Task item - From the listing below, output only the lines starting at the line that has "2, 2, -1, 3, -4]" and ending at the line that has "-2, 2, 2, -3, -4]", exactly as they appear, ends included.

Listed entries -
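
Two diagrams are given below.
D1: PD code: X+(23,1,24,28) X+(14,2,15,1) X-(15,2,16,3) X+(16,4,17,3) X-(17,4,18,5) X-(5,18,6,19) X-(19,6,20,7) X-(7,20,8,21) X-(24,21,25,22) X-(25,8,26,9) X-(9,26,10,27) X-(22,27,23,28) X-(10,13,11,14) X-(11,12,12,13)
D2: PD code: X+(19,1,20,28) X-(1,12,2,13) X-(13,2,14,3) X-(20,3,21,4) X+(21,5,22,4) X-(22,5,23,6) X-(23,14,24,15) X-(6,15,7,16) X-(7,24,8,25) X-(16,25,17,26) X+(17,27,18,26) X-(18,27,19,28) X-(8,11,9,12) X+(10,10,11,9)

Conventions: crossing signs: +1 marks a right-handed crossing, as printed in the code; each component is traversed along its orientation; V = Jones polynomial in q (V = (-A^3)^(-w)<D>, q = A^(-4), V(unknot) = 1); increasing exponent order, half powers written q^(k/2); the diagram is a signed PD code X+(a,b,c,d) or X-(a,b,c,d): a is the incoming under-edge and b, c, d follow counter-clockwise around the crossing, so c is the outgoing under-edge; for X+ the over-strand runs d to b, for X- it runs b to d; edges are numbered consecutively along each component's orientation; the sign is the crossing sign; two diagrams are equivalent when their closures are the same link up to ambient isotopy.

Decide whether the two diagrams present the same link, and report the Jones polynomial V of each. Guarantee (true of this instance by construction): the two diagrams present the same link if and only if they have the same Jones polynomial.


equivalent: yes
V(D1) = -q^-7 + q^-6 - q^-5 + q^-4 + q^-2  (w -8, c 14, <D> = A^-16 + A^-8 - A^-4 + 1 - A^4)
D2 (bracket A^-10 + A^-2 - A^2 + A^6 - A^10; 14 crossings at w = -6): V = -q^-7 + q^-6 - q^-5 + q^-4 + q^-2
why: all 2 diagrams share one V(q), hence one class


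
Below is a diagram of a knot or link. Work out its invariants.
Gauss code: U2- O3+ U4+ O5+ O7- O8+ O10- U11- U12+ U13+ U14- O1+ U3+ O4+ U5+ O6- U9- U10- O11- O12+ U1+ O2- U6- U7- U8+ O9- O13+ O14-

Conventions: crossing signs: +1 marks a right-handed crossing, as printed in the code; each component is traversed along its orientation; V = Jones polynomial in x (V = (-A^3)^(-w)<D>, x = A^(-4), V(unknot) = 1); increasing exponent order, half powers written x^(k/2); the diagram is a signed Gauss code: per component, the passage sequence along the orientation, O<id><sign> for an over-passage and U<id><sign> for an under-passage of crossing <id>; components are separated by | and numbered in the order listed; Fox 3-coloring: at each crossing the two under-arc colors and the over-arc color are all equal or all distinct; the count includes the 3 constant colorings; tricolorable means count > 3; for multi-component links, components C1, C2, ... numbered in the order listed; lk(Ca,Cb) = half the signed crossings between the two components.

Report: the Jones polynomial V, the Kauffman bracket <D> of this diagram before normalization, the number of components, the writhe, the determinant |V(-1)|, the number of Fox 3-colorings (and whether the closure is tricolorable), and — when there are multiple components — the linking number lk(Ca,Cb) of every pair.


V(x) = -x^-3 + x^-2 - x^-1 + 3 - x + x^2 - x^3
bracket: -A^-12 + A^-8 - A^-4 + 3 - A^4 + A^8 - A^12, w = 0
1 component, writhe 0, over 14 crossings
det 9, colorings 27 of 3^14 — tricolorable
observation: |V(-1)| = 9: so tricolorable, since 3 divides 9


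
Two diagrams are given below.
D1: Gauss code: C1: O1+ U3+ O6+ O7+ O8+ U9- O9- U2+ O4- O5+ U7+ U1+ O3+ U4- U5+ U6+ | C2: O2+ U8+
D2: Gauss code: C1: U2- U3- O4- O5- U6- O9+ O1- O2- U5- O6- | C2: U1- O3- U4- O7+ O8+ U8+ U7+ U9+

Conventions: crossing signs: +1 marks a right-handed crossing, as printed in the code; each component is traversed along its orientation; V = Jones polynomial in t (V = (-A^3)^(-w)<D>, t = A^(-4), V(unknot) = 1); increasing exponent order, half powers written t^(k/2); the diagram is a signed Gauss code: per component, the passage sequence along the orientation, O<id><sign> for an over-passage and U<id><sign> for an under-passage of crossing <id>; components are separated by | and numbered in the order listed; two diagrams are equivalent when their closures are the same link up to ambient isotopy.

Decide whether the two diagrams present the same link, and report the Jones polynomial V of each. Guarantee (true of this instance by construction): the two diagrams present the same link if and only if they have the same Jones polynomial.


same link: no
V(D1) = -t^(3/2) - 2t^(7/2) + t^(9/2) - t^(11/2) + t^(13/2)  [9 crossings, <D> = -A^-11 + A^-7 - A^-3 + 2A + A^9, w = +5]
V(D2) = t^(-13/2) - t^(-11/2) + t^(-9/2) - 2t^(-7/2) - t^(-3/2)  [9 crossings, <D> = A^-3 + 2A^5 - A^9 + A^13 - A^17, w = -3]
insight: 2 classes among 2 diagrams; unequal V(t) rules out equality


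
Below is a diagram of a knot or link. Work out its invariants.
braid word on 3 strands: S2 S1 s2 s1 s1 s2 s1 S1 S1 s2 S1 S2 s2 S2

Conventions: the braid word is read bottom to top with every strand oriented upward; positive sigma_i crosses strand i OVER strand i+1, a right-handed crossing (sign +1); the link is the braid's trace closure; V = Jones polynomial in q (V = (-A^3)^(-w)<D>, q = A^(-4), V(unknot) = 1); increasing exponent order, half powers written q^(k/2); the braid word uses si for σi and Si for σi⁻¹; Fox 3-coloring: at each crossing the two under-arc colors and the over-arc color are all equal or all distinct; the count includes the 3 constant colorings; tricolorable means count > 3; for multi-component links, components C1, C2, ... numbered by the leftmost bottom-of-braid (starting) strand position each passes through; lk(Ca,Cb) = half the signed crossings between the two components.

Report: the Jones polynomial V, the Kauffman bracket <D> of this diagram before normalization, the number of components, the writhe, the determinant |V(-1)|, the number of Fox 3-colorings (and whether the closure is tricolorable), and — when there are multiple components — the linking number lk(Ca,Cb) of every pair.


Jones polynomial: V(q) = -q^-3 + q^-2 - q^-1 + 3 - q + q^2 - q^3
<D> = -A^-12 + A^-8 - A^-4 + 3 - A^4 + A^8 - A^12; writhe 0
components 1, writhe 0 (14 crossings)
3-colorings: 27 of 3^14, det 9 — tricolorable
note: inverse pairs cancel, leaving σ2⁻¹ σ1⁻¹ σ2 σ1 σ1 σ2 σ1⁻¹ σ2 σ1⁻¹ σ2⁻¹


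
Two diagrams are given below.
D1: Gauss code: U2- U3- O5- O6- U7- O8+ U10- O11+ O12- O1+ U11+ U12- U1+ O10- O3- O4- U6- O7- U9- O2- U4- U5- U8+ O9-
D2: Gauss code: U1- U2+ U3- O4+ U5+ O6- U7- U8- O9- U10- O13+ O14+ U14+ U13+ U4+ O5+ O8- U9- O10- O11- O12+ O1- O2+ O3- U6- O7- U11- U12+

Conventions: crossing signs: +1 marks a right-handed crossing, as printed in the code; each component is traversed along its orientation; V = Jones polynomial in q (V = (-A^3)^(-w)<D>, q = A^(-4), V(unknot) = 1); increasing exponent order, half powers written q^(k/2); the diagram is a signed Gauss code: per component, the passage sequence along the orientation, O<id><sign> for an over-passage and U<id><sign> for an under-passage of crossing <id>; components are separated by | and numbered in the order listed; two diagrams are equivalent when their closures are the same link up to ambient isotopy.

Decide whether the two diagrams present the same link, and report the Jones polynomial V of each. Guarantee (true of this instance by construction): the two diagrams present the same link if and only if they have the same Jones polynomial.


same link: no
V(D1) = q^-8 - 2q^-7 + q^-6 - 2q^-5 + 2q^-4 + q^-2  [12 crossings, <D> = A^-10 + 2A^-2 - 2A^2 + A^6 - 2A^10 + A^14, w = -6]
V(D2) = q^-7 - 2q^-6 + 2q^-5 - 3q^-4 + 3q^-3 - 2q^-2 + 2q^-1  (w -2, c 14, <D> = 2A^-2 - 2A^2 + 3A^6 - 3A^10 + 2A^14 - 2A^18 + A^22)
note: V(q) takes 2 values over 2 diagrams, fixing the grouping


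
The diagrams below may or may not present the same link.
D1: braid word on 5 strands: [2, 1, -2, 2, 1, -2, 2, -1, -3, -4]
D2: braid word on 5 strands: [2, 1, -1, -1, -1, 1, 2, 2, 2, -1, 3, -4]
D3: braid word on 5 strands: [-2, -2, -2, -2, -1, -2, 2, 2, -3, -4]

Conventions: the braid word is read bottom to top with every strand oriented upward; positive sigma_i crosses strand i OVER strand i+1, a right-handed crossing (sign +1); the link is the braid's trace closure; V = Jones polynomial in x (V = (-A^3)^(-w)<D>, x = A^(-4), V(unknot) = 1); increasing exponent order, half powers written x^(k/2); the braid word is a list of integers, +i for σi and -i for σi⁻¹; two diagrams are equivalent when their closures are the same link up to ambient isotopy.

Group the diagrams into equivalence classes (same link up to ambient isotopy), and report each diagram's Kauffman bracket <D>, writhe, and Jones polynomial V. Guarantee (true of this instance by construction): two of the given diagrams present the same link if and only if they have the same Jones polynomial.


classes: {D1} | {D2} | {D3}
V(D1) = 1  [10 crossings, <D> = 1, w = 0]
V(D2) = x^-1 - 1 + 2x - 2x^2 + 2x^3 - 2x^4 + x^5  [12 crossings, <D> = A^-14 - 2A^-10 + 2A^-6 - 2A^-2 + 2A^2 - A^6 + A^10, w = +2]
V(D3) = -x^-4 + x^-3 + x^-1  (w -6, c 10, <D> = A^-14 + A^-6 - A^-2)
insight: V(x) takes 3 values over 3 diagrams, fixing the grouping


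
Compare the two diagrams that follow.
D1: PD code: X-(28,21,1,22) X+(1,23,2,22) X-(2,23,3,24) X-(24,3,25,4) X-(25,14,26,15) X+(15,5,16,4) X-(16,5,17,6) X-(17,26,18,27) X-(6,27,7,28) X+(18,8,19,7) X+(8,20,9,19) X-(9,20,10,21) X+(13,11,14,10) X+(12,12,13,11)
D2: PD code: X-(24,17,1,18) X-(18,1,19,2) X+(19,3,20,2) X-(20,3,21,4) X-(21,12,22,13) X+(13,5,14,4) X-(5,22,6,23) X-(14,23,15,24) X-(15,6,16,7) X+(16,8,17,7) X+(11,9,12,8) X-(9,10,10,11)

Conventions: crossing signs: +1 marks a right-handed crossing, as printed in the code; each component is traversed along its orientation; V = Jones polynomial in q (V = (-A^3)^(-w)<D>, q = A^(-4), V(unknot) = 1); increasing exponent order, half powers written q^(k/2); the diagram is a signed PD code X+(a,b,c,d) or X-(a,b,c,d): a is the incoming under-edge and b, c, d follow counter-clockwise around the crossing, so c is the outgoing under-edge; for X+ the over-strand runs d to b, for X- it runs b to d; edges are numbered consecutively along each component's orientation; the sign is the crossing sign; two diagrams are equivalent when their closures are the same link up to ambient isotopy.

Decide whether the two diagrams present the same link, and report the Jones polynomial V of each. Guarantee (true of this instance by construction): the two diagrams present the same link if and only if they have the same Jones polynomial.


equivalent: yes
V(D1) = -q^-6 + q^-5 - q^-4 + 2q^-3 - q^-2 + q^-1  (w -2, c 14, <D> = A^-2 - A^2 + 2A^6 - A^10 + A^14 - A^18)
V(D2) = -q^-6 + q^-5 - q^-4 + 2q^-3 - q^-2 + q^-1  (w -4, c 12, <D> = A^-8 - A^-4 + 2 - A^4 + A^8 - A^12)
why: from 14 to 12 crossings by R-moves: one link, two diagrams


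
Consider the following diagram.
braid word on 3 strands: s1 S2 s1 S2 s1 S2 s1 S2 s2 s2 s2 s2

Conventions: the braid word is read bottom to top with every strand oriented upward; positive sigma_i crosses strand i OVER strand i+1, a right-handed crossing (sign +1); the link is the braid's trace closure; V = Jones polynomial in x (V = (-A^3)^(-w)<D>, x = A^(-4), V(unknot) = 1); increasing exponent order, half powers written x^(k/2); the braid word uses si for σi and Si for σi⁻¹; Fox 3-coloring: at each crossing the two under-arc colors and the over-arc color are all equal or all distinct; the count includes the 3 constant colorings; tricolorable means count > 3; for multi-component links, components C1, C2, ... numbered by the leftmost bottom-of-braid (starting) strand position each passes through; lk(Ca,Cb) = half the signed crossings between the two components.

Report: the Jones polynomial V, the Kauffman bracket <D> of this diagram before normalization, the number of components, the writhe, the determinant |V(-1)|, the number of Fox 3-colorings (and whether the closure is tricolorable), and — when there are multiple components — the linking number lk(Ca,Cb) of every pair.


V = -1 + 4x - 5x^2 + 7x^3 - 7x^4 + 6x^5 - 5x^6 + 3x^7 - x^8
<D> = -A^-20 + 3A^-16 - 5A^-12 + 6A^-8 - 7A^-4 + 7 - 5A^4 + 4A^8 - A^12 (w = +4)
1 component over 12 crossings, w = +4
9 Fox colorings among 3^12, |V(-1)| = 39: tricolorable
why: V spans 8 powers of x: at least 8 crossings in any diagram


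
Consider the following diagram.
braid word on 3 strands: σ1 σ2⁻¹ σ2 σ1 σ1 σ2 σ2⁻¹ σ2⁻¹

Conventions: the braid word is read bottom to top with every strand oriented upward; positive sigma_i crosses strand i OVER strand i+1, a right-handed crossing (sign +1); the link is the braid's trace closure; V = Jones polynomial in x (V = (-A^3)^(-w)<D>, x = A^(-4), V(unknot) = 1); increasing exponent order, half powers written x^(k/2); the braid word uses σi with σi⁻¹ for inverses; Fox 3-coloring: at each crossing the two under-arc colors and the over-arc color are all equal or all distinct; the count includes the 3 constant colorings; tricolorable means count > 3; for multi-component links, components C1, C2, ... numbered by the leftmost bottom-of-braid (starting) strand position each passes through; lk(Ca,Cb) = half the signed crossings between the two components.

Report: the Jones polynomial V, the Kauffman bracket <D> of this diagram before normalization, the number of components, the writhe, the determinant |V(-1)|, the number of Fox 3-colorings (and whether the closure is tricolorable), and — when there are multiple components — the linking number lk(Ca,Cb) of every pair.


Jones polynomial: V(x) = x + x^3 - x^4
<D> = -A^-10 + A^-6 + A^2; writhe +2
components 1, writhe +2 (8 crossings)
3-colorings: 9 of 3^8, det 3 — tricolorable
note: free reduction leaves σ1 σ1 σ1 σ2⁻¹ of the original 8 letters


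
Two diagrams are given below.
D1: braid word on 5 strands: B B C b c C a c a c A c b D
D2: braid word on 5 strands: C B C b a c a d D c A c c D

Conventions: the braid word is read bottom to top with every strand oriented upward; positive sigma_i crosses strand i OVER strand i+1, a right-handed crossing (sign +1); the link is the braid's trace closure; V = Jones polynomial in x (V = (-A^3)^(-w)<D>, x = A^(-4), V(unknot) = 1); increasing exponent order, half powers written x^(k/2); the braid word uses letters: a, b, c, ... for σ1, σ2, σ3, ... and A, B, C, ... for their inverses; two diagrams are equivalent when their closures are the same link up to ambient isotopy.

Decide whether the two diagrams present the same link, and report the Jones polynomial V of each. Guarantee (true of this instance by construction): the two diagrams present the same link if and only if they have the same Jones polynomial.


equivalent: yes
D1 (bracket -A^-10 + A^-6 + A^2; 14 crossings at w = +2): V = x + x^3 - x^4
D2 (bracket -A^-10 + A^-6 + A^2; 14 crossings at w = +2): V = x + x^3 - x^4
key observation: from 14 to 14 crossings by R-moves: one link, two diagrams


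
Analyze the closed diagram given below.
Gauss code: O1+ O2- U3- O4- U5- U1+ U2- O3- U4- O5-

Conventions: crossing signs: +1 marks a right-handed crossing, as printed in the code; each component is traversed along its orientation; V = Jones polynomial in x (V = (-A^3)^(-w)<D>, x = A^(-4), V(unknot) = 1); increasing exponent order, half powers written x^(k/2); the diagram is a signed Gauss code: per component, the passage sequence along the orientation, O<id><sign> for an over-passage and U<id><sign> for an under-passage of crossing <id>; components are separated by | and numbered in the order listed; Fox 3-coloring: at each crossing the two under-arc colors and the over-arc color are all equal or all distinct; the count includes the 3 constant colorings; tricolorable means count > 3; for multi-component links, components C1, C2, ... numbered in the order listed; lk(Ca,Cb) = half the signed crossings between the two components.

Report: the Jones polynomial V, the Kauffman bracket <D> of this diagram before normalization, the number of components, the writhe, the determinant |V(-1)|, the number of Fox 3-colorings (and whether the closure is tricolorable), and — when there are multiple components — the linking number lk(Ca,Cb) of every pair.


V = -x^-4 + x^-3 + x^-1
<D> = -A^-5 - A^3 + A^7 (w = -3)
1 component over 5 crossings, w = -3
9 Fox colorings among 3^5, |V(-1)| = 3: tricolorable
why: |V(-1)| = 3: so tricolorable, since 3 divides 3


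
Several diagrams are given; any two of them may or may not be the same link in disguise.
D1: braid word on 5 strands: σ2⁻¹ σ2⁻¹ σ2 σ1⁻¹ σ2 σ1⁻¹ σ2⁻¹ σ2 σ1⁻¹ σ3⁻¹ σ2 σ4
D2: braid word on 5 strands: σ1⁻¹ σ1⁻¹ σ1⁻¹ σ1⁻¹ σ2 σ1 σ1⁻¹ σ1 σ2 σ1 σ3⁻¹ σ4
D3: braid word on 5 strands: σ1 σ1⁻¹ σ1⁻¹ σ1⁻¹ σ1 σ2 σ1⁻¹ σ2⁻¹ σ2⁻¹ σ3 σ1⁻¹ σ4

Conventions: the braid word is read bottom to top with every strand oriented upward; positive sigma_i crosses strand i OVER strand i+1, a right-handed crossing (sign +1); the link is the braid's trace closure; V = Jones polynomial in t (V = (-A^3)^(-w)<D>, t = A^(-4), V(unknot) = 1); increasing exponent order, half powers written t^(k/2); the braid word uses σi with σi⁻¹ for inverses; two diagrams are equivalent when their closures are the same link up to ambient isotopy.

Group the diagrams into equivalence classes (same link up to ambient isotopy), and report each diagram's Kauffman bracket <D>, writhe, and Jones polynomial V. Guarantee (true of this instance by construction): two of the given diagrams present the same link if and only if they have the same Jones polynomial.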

Response area -
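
D2: braid word on 5 strands: [2, 1, -1, -1, -1, 1, 2, 2, 2, -1, 3, -4]
D3: braid word on 5 strands: [-2, -2, -2, -2, -1, -2, 2, 2, -3, -4]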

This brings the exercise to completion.